### WHAT TO WORK ON:
All the data below should be printed again without a single difference.

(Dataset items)
--------

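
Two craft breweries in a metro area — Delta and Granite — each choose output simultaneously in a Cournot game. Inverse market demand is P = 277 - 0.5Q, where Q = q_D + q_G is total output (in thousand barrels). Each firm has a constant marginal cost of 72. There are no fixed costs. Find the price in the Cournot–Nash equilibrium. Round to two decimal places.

A representative firm's profit is π_i = q_i(277 - 0.5Q) - 72q_i.
First-order condition (treating rivals' output as given): 205 - q_i - (1/2)q_j = 0.
By symmetry each firm produces the same amount; substituting q_j = q_i yields q_i = 205/(3/2) = 410/3.
Total output Q = 820/3, so price P = 277 - (1/2)·(820/3) = 421/3.

140.33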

--------

### SOLUTION TO THE PROBLEM:
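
Two craft breweries in a metro area — Delta and Granite — each choose output simultaneously in a Cournot game. Inverse market demand is P = 277 - 0.5Q, where Q = q_D + q_G is total output (in thousand barrels). Each firm has a constant marginal cost of 72. There are no fixed costs. Find the price in the Cournot–Nash equilibrium. Round to two decimal places.

A representative firm's profit is π_i = q_i(277 - 0.5Q) - 72q_i.
First-order condition (treating rivals' output as given): 205 - q_i - (1/2)q_j = 0.
By symmetry each firm produces the same amount; substituting q_j = q_i yields q_i = 205/(3/2) = 410/3.
Total output Q = 820/3, so price P = 277 - (1/2)·(820/3) = 421/3.

140.33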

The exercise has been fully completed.